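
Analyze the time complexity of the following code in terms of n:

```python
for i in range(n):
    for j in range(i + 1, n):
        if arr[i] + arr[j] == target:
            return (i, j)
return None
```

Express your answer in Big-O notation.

This is Two sum brute force. Time complexity: O(n²).

Answer: O(n²)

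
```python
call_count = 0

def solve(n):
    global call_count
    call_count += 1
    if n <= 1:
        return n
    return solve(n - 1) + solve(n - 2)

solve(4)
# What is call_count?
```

Calls(n) = 1 + Calls(n-1) + Calls(n-2); Calls(0)=Calls(1)=1. For n=4 this gives 9.

Answer: 9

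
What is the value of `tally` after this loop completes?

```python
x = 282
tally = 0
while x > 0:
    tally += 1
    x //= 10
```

Count digits by repeated division by 10
`tally` takes the values: 0 → 1 → 2 → 3

Answer: 3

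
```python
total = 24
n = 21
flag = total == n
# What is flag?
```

Trace:
`total = 24` → total = 24
`n = 21` → n = 21
`flag = total == n` → flag = False
So flag = False

Answer: False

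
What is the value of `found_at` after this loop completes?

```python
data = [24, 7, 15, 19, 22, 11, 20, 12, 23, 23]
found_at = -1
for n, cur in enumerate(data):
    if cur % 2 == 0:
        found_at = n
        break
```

First even number index in [24, 7, 15, 19, 22, 11, 20, 12, 23, 23]
`found_at` takes the values: -1 → 0

Answer: 0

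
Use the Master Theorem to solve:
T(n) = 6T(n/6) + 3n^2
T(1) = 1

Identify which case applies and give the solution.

a=6, b=6, f(n)=3n^2. log_6(6) = 1. Since c=2 > 1 and the regularity condition holds (6(n/6)^2 = (6/6^2)n^2 with 6/6^2 < 1), Case 3 applies: T(n) = Θ(f(n)) = O(n^2).

Answer: O(n^2) - Case 3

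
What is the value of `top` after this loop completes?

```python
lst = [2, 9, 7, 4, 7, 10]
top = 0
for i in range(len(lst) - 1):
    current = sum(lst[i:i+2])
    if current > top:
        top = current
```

Max sum of 2-element window in [2, 9, 7, 4, 7, 10]
`top` takes the values: 0 → 11 → 16 → 17

Answer: 17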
-.-.-
#### Work order
Each line of the material is to be copied exactly.

#### Answer to the problem
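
Analyze the time complexity of the following code in terms of n:

```python
for i in range(n):
    for j in range(i + 1, n):
        if arr[i] + arr[j] == target:
            return (i, j)
return None
```

Express your answer in Big-O notation.

This is Two sum brute force. Time complexity: O(n²).

Answer: O(n²)

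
```python
call_count = 0

def solve(n):
    global call_count
    call_count += 1
    if n <= 1:
        return n
    return solve(n - 1) + solve(n - 2)

solve(4)
# What is call_count?
```

Calls(n) = 1 + Calls(n-1) + Calls(n-2); Calls(0)=Calls(1)=1. For n=4 this gives 9.

Answer: 9

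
What is the value of `tally` after this loop completes?

```python
x = 282
tally = 0
while x > 0:
    tally += 1
    x //= 10
```

Count digits by repeated division by 10
`tally` takes the values: 0 → 1 → 2 → 3

Answer: 3

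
```python
total = 24
n = 21
flag = total == n
# What is flag?
```

Trace:
`total = 24` → total = 24
`n = 21` → n = 21
`flag = total == n` → flag = False
So flag = False

Answer: False

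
What is the value of `found_at` after this loop completes?

```python
data = [24, 7, 15, 19, 22, 11, 20, 12, 23, 23]
found_at = -1
for n, cur in enumerate(data):
    if cur % 2 == 0:
        found_at = n
        break
```

First even number index in [24, 7, 15, 19, 22, 11, 20, 12, 23, 23]
`found_at` takes the values: -1 → 0

Answer: 0

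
Use the Master Theorem to solve:
T(n) = 6T(n/6) + 3n^2
T(1) = 1

Identify which case applies and give the solution.

a=6, b=6, f(n)=3n^2. log_6(6) = 1. Since c=2 > 1 and the regularity condition holds (6(n/6)^2 = (6/6^2)n^2 with 6/6^2 < 1), Case 3 applies: T(n) = Θ(f(n)) = O(n^2).

Answer: O(n^2) - Case 3

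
What is the value of `top` after this loop completes?

```python
lst = [2, 9, 7, 4, 7, 10]
top = 0
for i in range(len(lst) - 1):
    current = sum(lst[i:i+2])
    if current > top:
        top = current
```

Max sum of 2-element window in [2, 9, 7, 4, 7, 10]
`top` takes the values: 0 → 11 → 16 → 17

Answer: 17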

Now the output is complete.